┌─ INPUT FOR THIS TASK
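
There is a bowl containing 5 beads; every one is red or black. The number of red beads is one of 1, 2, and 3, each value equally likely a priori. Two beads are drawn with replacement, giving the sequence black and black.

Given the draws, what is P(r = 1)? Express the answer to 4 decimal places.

0.5517

Under each hypothesis, the probability of the observed sequence is: P(data | r = 1) = (4/5)(4/5) = 16/25; P(data | r = 2) = (3/5)(3/5) = 9/25; P(data | r = 3) = (2/5)(2/5) = 4/25.
Multiplying each by its prior: 1/3 · 16/25 = 16/75, 1/3 · 9/25 = 3/25, 1/3 · 4/25 = 4/75; these sum to 29/75.
By Bayes' rule, P(r = 1 | data) = (16/75) / (29/75) = 16/29.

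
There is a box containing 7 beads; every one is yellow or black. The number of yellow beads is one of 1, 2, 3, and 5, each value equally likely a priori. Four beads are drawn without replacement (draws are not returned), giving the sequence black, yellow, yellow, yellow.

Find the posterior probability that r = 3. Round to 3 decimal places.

0.167

The likelihood of the observed sequence under each hypothesis: P(data | r = 1) = (6/7)(1/6)(0/5) = 0; P(data | r = 2) = (5/7)(2/6)(1/5)(0/4) = 0; P(data | r = 3) = (4/7)(3/6)(2/5)(1/4) = 1/35; P(data | r = 5) = (2/7)(5/6)(4/5)(3/4) = 1/7.
Multiplying each by its prior: 1/4 · 0 = 0, 1/4 · 0 = 0, 1/4 · 1/35 = 1/140, 1/4 · 1/7 = 1/28; these sum to 3/70.
So P(r = 3 | data) = (1/140) / (3/70) = 1/6.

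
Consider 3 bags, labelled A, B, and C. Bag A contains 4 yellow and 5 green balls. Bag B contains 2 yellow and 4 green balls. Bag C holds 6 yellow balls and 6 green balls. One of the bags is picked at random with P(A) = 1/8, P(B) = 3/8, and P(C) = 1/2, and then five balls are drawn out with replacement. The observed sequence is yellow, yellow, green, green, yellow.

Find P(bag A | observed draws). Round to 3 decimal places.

0.134

Under each hypothesis, the probability of the observed sequence is: P(data | bag A) = (4/9)(4/9)(5/9)(5/9)(4/9) = 0.027096; P(data | bag B) = (2/6)(2/6)(4/6)(4/6)(2/6) = 0.016461; P(data | bag C) = (6/12)(6/12)(6/12)(6/12)(6/12) = 0.03125.
Weighting by the prior gives 1/8 · 0.027096 = 0.003387, 3/8 · 0.016461 = 0.0061728, 1/2 · 0.03125 = 0.015625; summing to 0.025185.
By Bayes' rule, P(bag A | data) = (0.003387) / (0.025185) = 0.13449.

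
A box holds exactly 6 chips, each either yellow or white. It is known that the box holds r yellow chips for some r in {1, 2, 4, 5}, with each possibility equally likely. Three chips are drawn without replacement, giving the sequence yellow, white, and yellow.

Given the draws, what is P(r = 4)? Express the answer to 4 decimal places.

0.4615

Under each hypothesis, the probability of the observed sequence is: P(data | r = 1) = (1/6)(5/5)(0/4) = 0; P(data | r = 2) = (2/6)(4/5)(1/4) = 1/15; P(data | r = 4) = (4/6)(2/5)(3/4) = 1/5; P(data | r = 5) = (5/6)(1/5)(4/4) = 1/6.
Weighting by the prior gives 1/4 · 0 = 0, 1/4 · 1/15 = 1/60, 1/4 · 1/5 = 1/20, 1/4 · 1/6 = 1/24; these sum to 13/120.
So P(r = 4 | data) = (1/20) / (13/120) = 6/13.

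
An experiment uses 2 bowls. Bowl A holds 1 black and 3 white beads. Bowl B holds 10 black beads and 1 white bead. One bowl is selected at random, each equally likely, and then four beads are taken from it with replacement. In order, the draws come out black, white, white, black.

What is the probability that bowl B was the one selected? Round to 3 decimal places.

Compute the likelihood of the observed sequence for each case: P(data | bowl A) = (1/4)(3/4)(3/4)(1/4) = 0.035156; P(data | bowl B) = (10/11)(1/11)(1/11)(10/11) = 0.0068301.
The prior-weighted likelihoods are 1/2 · 0.035156 = 0.017578, 1/2 · 0.0068301 = 0.0034151; with total 0.020993.
Therefore the posterior P(bowl B | data) = (0.0034151) / (0.020993) = 0.16267.

0.163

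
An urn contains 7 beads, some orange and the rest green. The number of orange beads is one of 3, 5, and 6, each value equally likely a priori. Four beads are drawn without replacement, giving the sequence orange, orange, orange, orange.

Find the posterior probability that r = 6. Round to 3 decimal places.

0.750

For each hypothesis, P(data | H) works out to: P(data | r = 3) = (3/7)(2/6)(1/5)(0/4) = 0; P(data | r = 5) = (5/7)(4/6)(3/5)(2/4) = 1/7; P(data | r = 6) = (6/7)(5/6)(4/5)(3/4) = 3/7.
Weighting by the prior gives 1/3 · 0 = 0, 1/3 · 1/7 = 1/21, 1/3 · 3/7 = 1/7; these sum to 4/21.
Hence P(r = 6 | data) = (1/7) / (4/21) = 3/4.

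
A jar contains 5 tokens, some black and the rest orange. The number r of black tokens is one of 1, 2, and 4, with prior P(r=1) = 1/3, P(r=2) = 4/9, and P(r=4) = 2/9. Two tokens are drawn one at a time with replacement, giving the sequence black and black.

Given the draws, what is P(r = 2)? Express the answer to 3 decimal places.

0.314

The likelihood of the observed sequence under each hypothesis: P(data | r = 1) = (1/5)(1/5) = 1/25; P(data | r = 2) = (2/5)(2/5) = 4/25; P(data | r = 4) = (4/5)(4/5) = 16/25.
Multiplying each by its prior: 1/3 · 1/25 = 1/75, 4/9 · 4/25 = 16/225, 2/9 · 16/25 = 32/225; summing to 17/75.
By Bayes' rule, P(r = 2 | data) = (16/225) / (17/75) = 16/51.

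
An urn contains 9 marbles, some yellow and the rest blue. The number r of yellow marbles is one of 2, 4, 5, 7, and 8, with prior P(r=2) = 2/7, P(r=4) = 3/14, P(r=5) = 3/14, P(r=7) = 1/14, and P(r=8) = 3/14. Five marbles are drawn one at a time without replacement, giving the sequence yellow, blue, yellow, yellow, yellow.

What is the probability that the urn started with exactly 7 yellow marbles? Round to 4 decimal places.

0.1972

The likelihood of the observed sequence under each hypothesis: P(data | r = 2) = (2/9)(7/8)(1/7)(0/6) = 0; P(data | r = 4) = (4/9)(5/8)(3/7)(2/6)(1/5) = 0.0079365; P(data | r = 5) = (5/9)(4/8)(4/7)(3/6)(2/5) = 0.031746; P(data | r = 7) = (7/9)(2/8)(6/7)(5/6)(4/5) = 0.11111; P(data | r = 8) = (8/9)(1/8)(7/7)(6/6)(5/5) = 0.11111.
Multiplying each by its prior: 2/7 · 0 = 0, 3/14 · 0.0079365 = 0.0017007, 3/14 · 0.031746 = 0.0068027, 1/14 · 0.11111 = 0.0079365, 3/14 · 0.11111 = 0.02381; these sum to 0.040249.
Hence P(r = 7 | data) = (0.0079365) / (0.040249) = 0.19718.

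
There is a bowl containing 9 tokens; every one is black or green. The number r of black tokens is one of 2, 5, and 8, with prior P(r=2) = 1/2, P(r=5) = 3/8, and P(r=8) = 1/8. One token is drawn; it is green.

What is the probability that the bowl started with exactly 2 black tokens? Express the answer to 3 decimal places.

Under each hypothesis, the probability of this draw is: P(data | r = 2) = (7/9) = 7/9; P(data | r = 5) = (4/9) = 4/9; P(data | r = 8) = (1/9) = 1/9.
Multiplying each by its prior: 1/2 · 7/9 = 7/18, 3/8 · 4/9 = 1/6, 1/8 · 1/9 = 1/72; summing to 41/72.
Therefore the posterior P(r = 2 | data) = (7/18) / (41/72) = 28/41.

0.683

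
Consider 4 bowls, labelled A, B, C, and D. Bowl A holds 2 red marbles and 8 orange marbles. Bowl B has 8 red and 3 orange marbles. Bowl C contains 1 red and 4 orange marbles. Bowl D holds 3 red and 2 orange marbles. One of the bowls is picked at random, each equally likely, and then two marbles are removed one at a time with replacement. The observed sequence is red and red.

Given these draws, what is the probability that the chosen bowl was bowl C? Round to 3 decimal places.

0.041

Compute the likelihood of the observed sequence for each case: P(data | bowl A) = (2/10)(2/10) = 0.04; P(data | bowl B) = (8/11)(8/11) = 0.52893; P(data | bowl C) = (1/5)(1/5) = 0.04; P(data | bowl D) = (3/5)(3/5) = 0.36.
The prior-weighted likelihoods are 1/4 · 0.04 = 0.01, 1/4 · 0.52893 = 0.13223, 1/4 · 0.04 = 0.01, 1/4 · 0.36 = 0.09; with total 0.24223.
By Bayes' rule, P(bowl C | data) = (0.01) / (0.24223) = 0.041283.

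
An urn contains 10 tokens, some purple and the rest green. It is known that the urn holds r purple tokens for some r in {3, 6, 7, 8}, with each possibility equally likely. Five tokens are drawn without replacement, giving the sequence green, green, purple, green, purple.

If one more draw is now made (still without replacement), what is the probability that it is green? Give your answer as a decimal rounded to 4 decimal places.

0.5161

Under each hypothesis, the probability of the observed sequence is: P(data | r = 3) = (7/10)(6/9)(3/8)(5/7)(2/6) = 0.041667; P(data | r = 6) = (4/10)(3/9)(6/8)(2/7)(5/6) = 0.02381; P(data | r = 7) = (3/10)(2/9)(7/8)(1/7)(6/6) = 0.0083333; P(data | r = 8) = (2/10)(1/9)(8/8)(0/7) = 0.
The prior-weighted likelihoods are 1/4 · 0.041667 = 0.010417, 1/4 · 0.02381 = 0.0059524, 1/4 · 0.0083333 = 0.0020833, 1/4 · 0 = 0; these sum to 0.018452.
The posterior is then P(r = 3 | data) = 0.56452, P(r = 6 | data) = 0.32258, P(r = 7 | data) = 0.1129, P(r = 8 | data) = 0.
Averaging over the posterior, P(green next | data) = (4/5)(0.56452) + (1/5)(0.32258) + (0)(0.1129) = 0.51613.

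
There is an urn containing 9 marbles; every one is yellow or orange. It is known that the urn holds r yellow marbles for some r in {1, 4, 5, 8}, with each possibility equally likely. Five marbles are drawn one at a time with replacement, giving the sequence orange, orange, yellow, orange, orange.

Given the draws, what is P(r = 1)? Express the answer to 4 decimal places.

For each hypothesis, P(data | H) works out to: P(data | r = 1) = (8/9)(8/9)(1/9)(8/9)(8/9) = 0.069366; P(data | r = 4) = (5/9)(5/9)(4/9)(5/9)(5/9) = 0.042338; P(data | r = 5) = (4/9)(4/9)(5/9)(4/9)(4/9) = 0.021677; P(data | r = 8) = (1/9)(1/9)(8/9)(1/9)(1/9) = 0.00013548.
Weighting by the prior gives 1/4 · 0.069366 = 0.017342, 1/4 · 0.042338 = 0.010584, 1/4 · 0.021677 = 0.0054192, 1/4 · 0.00013548 = 3.387e-05; these sum to 0.033379.
So P(r = 1 | data) = (0.017342) / (0.033379) = 0.51953.

0.5195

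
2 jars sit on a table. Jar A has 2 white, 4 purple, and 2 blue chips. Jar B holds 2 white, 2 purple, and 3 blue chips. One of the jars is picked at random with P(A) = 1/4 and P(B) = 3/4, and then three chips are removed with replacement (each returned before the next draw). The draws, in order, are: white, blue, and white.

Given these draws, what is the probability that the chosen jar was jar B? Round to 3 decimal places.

Under each hypothesis, the probability of the observed sequence is: P(data | jar A) = (2/8)(2/8)(2/8) = 0.015625; P(data | jar B) = (2/7)(3/7)(2/7) = 0.034985.
The prior-weighted likelihoods are 1/4 · 0.015625 = 0.0039062, 3/4 · 0.034985 = 0.026239; these sum to 0.030145.
Therefore the posterior P(jar B | data) = (0.026239) / (0.030145) = 0.87042.

0.870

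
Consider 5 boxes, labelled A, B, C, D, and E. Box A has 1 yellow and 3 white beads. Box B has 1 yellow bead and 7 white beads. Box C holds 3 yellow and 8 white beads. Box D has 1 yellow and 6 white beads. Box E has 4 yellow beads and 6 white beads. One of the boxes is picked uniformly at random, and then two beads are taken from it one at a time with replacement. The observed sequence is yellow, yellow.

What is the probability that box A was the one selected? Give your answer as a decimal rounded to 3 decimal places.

0.188

The likelihood of the observed sequence under each hypothesis: P(data | box A) = (1/4)(1/4) = 0.0625; P(data | box B) = (1/8)(1/8) = 0.015625; P(data | box C) = (3/11)(3/11) = 0.07438; P(data | box D) = (1/7)(1/7) = 0.020408; P(data | box E) = (4/10)(4/10) = 0.16.
Weighting by the prior gives 1/5 · 0.0625 = 0.0125, 1/5 · 0.015625 = 0.003125, 1/5 · 0.07438 = 0.014876, 1/5 · 0.020408 = 0.0040816, 1/5 · 0.16 = 0.032; summing to 0.066583.
Therefore the posterior P(box A | data) = (0.0125) / (0.066583) = 0.18774.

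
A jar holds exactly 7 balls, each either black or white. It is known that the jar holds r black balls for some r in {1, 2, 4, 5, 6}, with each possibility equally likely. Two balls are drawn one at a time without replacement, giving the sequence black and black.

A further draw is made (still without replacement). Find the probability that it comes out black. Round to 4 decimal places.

The likelihood of the observed sequence under each hypothesis: P(data | r = 1) = (1/7)(0/6) = 0; P(data | r = 2) = (2/7)(1/6) = 1/21; P(data | r = 4) = (4/7)(3/6) = 2/7; P(data | r = 5) = (5/7)(4/6) = 10/21; P(data | r = 6) = (6/7)(5/6) = 5/7.
The prior-weighted likelihoods are 1/5 · 0 = 0, 1/5 · 1/21 = 1/105, 1/5 · 2/7 = 2/35, 1/5 · 10/21 = 2/21, 1/5 · 5/7 = 1/7; summing to 32/105.
Normalising, the posterior is P(r = 1 | data) = 0, P(r = 2 | data) = 1/32, P(r = 4 | data) = 3/16, P(r = 5 | data) = 5/16, P(r = 6 | data) = 15/32.
So P(black next | data) = Σ P(black next | H) P(H | data) = (0)(1/32) + (2/5)(3/16) + (3/5)(5/16) + (4/5)(15/32) = 51/80.

0.6375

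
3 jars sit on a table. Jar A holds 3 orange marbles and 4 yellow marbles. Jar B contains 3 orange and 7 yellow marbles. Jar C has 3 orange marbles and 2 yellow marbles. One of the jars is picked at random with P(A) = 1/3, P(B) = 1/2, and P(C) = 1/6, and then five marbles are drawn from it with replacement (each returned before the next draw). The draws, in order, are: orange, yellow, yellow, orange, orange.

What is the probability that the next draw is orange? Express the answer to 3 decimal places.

0.435

The likelihood of the observed sequence under each hypothesis: P(data | jar A) = (3/7)(4/7)(4/7)(3/7)(3/7) = 0.025704; P(data | jar B) = (3/10)(7/10)(7/10)(3/10)(3/10) = 0.01323; P(data | jar C) = (3/5)(2/5)(2/5)(3/5)(3/5) = 0.03456.
Multiplying each by its prior: 1/3 · 0.025704 = 0.0085679, 1/2 · 0.01323 = 0.006615, 1/6 · 0.03456 = 0.00576; with total 0.020943.
Dividing through by the total gives posterior P(jar A | data) = 0.40911, P(jar B | data) = 0.31586, P(jar C | data) = 0.27503.
The predictive probability is P(orange next | data) = (3/7)(0.40911) + (3/10)(0.31586) + (3/5)(0.27503) = 0.43511.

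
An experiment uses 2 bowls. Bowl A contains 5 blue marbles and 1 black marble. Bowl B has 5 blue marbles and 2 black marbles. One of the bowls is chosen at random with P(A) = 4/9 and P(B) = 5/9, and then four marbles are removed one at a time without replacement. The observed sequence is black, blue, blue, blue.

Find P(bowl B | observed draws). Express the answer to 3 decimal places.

For each hypothesis, P(data | H) works out to: P(data | bowl A) = (1/6)(5/5)(4/4)(3/3) = 1/6; P(data | bowl B) = (2/7)(5/6)(4/5)(3/4) = 1/7.
Multiplying each by its prior: 4/9 · 1/6 = 2/27, 5/9 · 1/7 = 5/63; summing to 29/189.
Therefore the posterior P(bowl B | data) = (5/63) / (29/189) = 15/29.

0.517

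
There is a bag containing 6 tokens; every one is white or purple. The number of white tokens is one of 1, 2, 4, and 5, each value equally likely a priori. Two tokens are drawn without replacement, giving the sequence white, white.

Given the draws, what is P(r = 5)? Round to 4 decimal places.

0.5882

For each hypothesis, P(data | H) works out to: P(data | r = 1) = (1/6)(0/5) = 0; P(data | r = 2) = (2/6)(1/5) = 1/15; P(data | r = 4) = (4/6)(3/5) = 2/5; P(data | r = 5) = (5/6)(4/5) = 2/3.
Weighting by the prior gives 1/4 · 0 = 0, 1/4 · 1/15 = 1/60, 1/4 · 2/5 = 1/10, 1/4 · 2/3 = 1/6; with total 17/60.
Hence P(r = 5 | data) = (1/6) / (17/60) = 10/17.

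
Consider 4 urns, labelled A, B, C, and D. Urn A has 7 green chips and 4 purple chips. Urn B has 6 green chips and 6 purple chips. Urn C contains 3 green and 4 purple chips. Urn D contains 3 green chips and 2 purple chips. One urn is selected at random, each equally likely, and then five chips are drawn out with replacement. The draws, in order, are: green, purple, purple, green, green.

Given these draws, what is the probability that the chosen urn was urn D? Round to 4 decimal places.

Under each hypothesis, the probability of the observed sequence is: P(data | urn A) = (7/11)(4/11)(4/11)(7/11)(7/11) = 0.034076; P(data | urn B) = (6/12)(6/12)(6/12)(6/12)(6/12) = 0.03125; P(data | urn C) = (3/7)(4/7)(4/7)(3/7)(3/7) = 0.025704; P(data | urn D) = (3/5)(2/5)(2/5)(3/5)(3/5) = 0.03456.
Weighting by the prior gives 1/4 · 0.034076 = 0.008519, 1/4 · 0.03125 = 0.0078125, 1/4 · 0.025704 = 0.0064259, 1/4 · 0.03456 = 0.00864; these sum to 0.031397.
Hence P(urn D | data) = (0.00864) / (0.031397) = 0.27518.

0.2752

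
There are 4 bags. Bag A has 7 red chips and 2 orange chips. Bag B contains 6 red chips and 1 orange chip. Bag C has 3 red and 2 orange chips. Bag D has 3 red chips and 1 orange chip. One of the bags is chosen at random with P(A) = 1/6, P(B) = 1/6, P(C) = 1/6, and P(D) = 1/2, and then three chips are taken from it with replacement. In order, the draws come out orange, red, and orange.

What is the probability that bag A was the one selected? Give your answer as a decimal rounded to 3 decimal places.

For each hypothesis, P(data | H) works out to: P(data | bag A) = (2/9)(7/9)(2/9) = 0.038409; P(data | bag B) = (1/7)(6/7)(1/7) = 0.017493; P(data | bag C) = (2/5)(3/5)(2/5) = 0.096; P(data | bag D) = (1/4)(3/4)(1/4) = 0.046875.
Weighting by the prior gives 1/6 · 0.038409 = 0.0064015, 1/6 · 0.017493 = 0.0029155, 1/6 · 0.096 = 0.016, 1/2 · 0.046875 = 0.023438; these sum to 0.048754.
Therefore the posterior P(bag A | data) = (0.0064015) / (0.048754) = 0.1313.

0.131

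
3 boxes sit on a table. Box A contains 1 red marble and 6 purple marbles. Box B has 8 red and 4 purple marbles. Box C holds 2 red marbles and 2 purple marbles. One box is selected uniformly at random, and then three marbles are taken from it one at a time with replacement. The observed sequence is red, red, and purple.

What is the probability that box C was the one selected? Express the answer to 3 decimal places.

Under each hypothesis, the probability of the observed sequence is: P(data | box A) = (1/7)(1/7)(6/7) = 0.017493; P(data | box B) = (8/12)(8/12)(4/12) = 0.14815; P(data | box C) = (2/4)(2/4)(2/4) = 0.125.
Multiplying each by its prior: 1/3 · 0.017493 = 0.0058309, 1/3 · 0.14815 = 0.049383, 1/3 · 0.125 = 0.041667; with total 0.09688.
Therefore the posterior P(box C | data) = (0.041667) / (0.09688) = 0.43008.

0.430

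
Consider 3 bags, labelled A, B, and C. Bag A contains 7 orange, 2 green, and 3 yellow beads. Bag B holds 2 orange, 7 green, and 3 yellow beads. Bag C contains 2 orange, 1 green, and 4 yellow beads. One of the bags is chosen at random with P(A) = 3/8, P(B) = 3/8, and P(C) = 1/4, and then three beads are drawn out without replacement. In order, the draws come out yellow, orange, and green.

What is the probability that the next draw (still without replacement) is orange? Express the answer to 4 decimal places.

Compute the likelihood of the observed sequence for each case: P(data | bag A) = (3/12)(7/11)(2/10) = 0.031818; P(data | bag B) = (3/12)(2/11)(7/10) = 0.031818; P(data | bag C) = (4/7)(2/6)(1/5) = 0.038095.
Multiplying each by its prior: 3/8 · 0.031818 = 0.011932, 3/8 · 0.031818 = 0.011932, 1/4 · 0.038095 = 0.0095238; with total 0.033387.
The posterior is then P(bag A | data) = 0.35737, P(bag B | data) = 0.35737, P(bag C | data) = 0.28525.
Averaging over the posterior, P(orange next | data) = (2/3)(0.35737) + (1/9)(0.35737) + (1/4)(0.28525) = 0.34927.

0.3493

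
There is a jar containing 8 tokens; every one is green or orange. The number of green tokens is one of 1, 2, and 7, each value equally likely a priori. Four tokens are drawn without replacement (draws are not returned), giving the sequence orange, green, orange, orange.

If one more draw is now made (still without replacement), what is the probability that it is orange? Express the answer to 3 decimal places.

0.867

Compute the likelihood of the observed sequence for each case: P(data | r = 1) = (7/8)(1/7)(6/6)(5/5) = 1/8; P(data | r = 2) = (6/8)(2/7)(5/6)(4/5) = 1/7; P(data | r = 7) = (1/8)(7/7)(0/6) = 0.
Multiplying each by its prior: 1/3 · 1/8 = 1/24, 1/3 · 1/7 = 1/21, 1/3 · 0 = 0; summing to 5/56.
Normalising, the posterior is P(r = 1 | data) = 7/15, P(r = 2 | data) = 8/15, P(r = 7 | data) = 0.
Averaging over the posterior, P(orange next | data) = (1)(7/15) + (3/4)(8/15) = 13/15.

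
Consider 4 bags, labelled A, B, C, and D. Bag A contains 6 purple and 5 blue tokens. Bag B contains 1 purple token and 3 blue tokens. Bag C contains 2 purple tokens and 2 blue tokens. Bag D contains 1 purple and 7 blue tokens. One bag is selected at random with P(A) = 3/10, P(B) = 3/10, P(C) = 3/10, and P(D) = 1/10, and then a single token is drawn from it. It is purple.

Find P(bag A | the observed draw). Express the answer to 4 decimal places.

0.4079

Under each hypothesis, the probability of this draw is: P(data | bag A) = (6/11) = 6/11; P(data | bag B) = (1/4) = 1/4; P(data | bag C) = (2/4) = 1/2; P(data | bag D) = (1/8) = 1/8.
Weighting by the prior gives 3/10 · 6/11 = 9/55, 3/10 · 1/4 = 3/40, 3/10 · 1/2 = 3/20, 1/10 · 1/8 = 1/80; summing to 353/880.
Therefore the posterior P(bag A | data) = (9/55) / (353/880) = 144/353.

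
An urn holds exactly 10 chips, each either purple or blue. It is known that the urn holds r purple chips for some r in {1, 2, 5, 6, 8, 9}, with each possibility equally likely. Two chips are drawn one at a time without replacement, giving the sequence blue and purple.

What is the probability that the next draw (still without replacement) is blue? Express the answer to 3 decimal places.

Compute the likelihood of the observed sequence for each case: P(data | r = 1) = (9/10)(1/9) = 1/10; P(data | r = 2) = (8/10)(2/9) = 8/45; P(data | r = 5) = (5/10)(5/9) = 5/18; P(data | r = 6) = (4/10)(6/9) = 4/15; P(data | r = 8) = (2/10)(8/9) = 8/45; P(data | r = 9) = (1/10)(9/9) = 1/10.
The prior-weighted likelihoods are 1/6 · 1/10 = 1/60, 1/6 · 8/45 = 4/135, 1/6 · 5/18 = 5/108, 1/6 · 4/15 = 2/45, 1/6 · 8/45 = 4/135, 1/6 · 1/10 = 1/60; these sum to 11/60.
Dividing through by the total gives posterior P(r = 1 | data) = 1/11, P(r = 2 | data) = 16/99, P(r = 5 | data) = 25/99, P(r = 6 | data) = 8/33, P(r = 8 | data) = 16/99, P(r = 9 | data) = 1/11.
So P(blue next | data) = Σ P(blue next | H) P(H | data) = (1)(1/11) + (7/8)(16/99) + (1/2)(25/99) + (3/8)(8/33) + (1/8)(16/99) + (0)(1/11) = 31/66.

0.470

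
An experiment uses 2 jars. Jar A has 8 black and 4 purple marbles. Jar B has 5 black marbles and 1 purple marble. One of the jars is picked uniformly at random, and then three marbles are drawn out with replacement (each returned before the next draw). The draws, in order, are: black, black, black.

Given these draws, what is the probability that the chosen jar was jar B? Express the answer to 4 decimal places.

0.6614

For each hypothesis, P(data | H) works out to: P(data | jar A) = (8/12)(8/12)(8/12) = 8/27; P(data | jar B) = (5/6)(5/6)(5/6) = 125/216.
Weighting by the prior gives 1/2 · 8/27 = 4/27, 1/2 · 125/216 = 125/432; summing to 7/16.
Hence P(jar B | data) = (125/432) / (7/16) = 125/189.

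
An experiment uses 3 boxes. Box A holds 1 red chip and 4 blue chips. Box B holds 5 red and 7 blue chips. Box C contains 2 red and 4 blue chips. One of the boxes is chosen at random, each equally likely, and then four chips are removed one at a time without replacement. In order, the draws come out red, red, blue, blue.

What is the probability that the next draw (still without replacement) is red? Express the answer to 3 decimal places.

0.193

The likelihood of the observed sequence under each hypothesis: P(data | box A) = (1/5)(0/4) = 0; P(data | box B) = (5/12)(4/11)(7/10)(6/9) = 0.070707; P(data | box C) = (2/6)(1/5)(4/4)(3/3) = 0.066667.
Weighting by the prior gives 1/3 · 0 = 0, 1/3 · 0.070707 = 0.023569, 1/3 · 0.066667 = 0.022222; summing to 0.045791.
Dividing through by the total gives posterior P(box A | data) = 0, P(box B | data) = 0.51471, P(box C | data) = 0.48529.
Averaging over the posterior, P(red next | data) = (3/8)(0.51471) + (0)(0.48529) = 0.19301.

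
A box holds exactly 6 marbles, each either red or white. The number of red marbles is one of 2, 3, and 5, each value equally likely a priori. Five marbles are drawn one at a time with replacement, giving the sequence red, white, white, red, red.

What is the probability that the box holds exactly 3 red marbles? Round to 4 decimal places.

The likelihood of the observed sequence under each hypothesis: P(data | r = 2) = (2/6)(4/6)(4/6)(2/6)(2/6) = 0.016461; P(data | r = 3) = (3/6)(3/6)(3/6)(3/6)(3/6) = 0.03125; P(data | r = 5) = (5/6)(1/6)(1/6)(5/6)(5/6) = 0.016075.
Weighting by the prior gives 1/3 · 0.016461 = 0.005487, 1/3 · 0.03125 = 0.010417, 1/3 · 0.016075 = 0.0053584; these sum to 0.021262.
So P(r = 3 | data) = (0.010417) / (0.021262) = 0.48992.

0.4899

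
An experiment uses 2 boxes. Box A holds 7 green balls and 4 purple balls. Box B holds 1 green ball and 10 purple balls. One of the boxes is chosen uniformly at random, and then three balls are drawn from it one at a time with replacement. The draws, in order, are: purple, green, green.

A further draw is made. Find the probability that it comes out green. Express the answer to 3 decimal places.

0.610

For each hypothesis, P(data | H) works out to: P(data | box A) = (4/11)(7/11)(7/11) = 0.14726; P(data | box B) = (10/11)(1/11)(1/11) = 0.0075131.
Weighting by the prior gives 1/2 · 0.14726 = 0.073629, 1/2 · 0.0075131 = 0.0037566; with total 0.077385.
Normalising, the posterior is P(box A | data) = 0.95146, P(box B | data) = 0.048544.
So P(green next | data) = Σ P(green next | H) P(H | data) = (7/11)(0.95146) + (1/11)(0.048544) = 0.60989.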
└─
DESCRIPTION OF THE TASK:
Retype exactly the lines of the data above, starting at its first line and finishing with the line that has "green, green, yellow." in it.

SOLUTION TO THE EXERCISE:
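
There is a bowl containing 5 beads; every one is red or black. The number of red beads is one of 1, 2, and 3, each value equally likely a priori. Two beads are drawn with replacement, giving the sequence black and black.

Given the draws, what is P(r = 1)? Express the answer to 4 decimal places.

0.5517

Under each hypothesis, the probability of the observed sequence is: P(data | r = 1) = (4/5)(4/5) = 16/25; P(data | r = 2) = (3/5)(3/5) = 9/25; P(data | r = 3) = (2/5)(2/5) = 4/25.
Multiplying each by its prior: 1/3 · 16/25 = 16/75, 1/3 · 9/25 = 3/25, 1/3 · 4/25 = 4/75; these sum to 29/75.
By Bayes' rule, P(r = 1 | data) = (16/75) / (29/75) = 16/29.

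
There is a box containing 7 beads; every one is yellow or black. The number of yellow beads is one of 1, 2, 3, and 5, each value equally likely a priori. Four beads are drawn without replacement (draws are not returned), giving the sequence black, yellow, yellow, yellow.

Find the posterior probability that r = 3. Round to 3 decimal places.

0.167

The likelihood of the observed sequence under each hypothesis: P(data | r = 1) = (6/7)(1/6)(0/5) = 0; P(data | r = 2) = (5/7)(2/6)(1/5)(0/4) = 0; P(data | r = 3) = (4/7)(3/6)(2/5)(1/4) = 1/35; P(data | r = 5) = (2/7)(5/6)(4/5)(3/4) = 1/7.
Multiplying each by its prior: 1/4 · 0 = 0, 1/4 · 0 = 0, 1/4 · 1/35 = 1/140, 1/4 · 1/7 = 1/28; these sum to 3/70.
So P(r = 3 | data) = (1/140) / (3/70) = 1/6.

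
Consider 3 bags, labelled A, B, and C. Bag A contains 4 yellow and 5 green balls. Bag B contains 2 yellow and 4 green balls. Bag C holds 6 yellow balls and 6 green balls. One of the bags is picked at random with P(A) = 1/8, P(B) = 3/8, and P(C) = 1/2, and then five balls are drawn out with replacement. The observed sequence is yellow, yellow, green, green, yellow.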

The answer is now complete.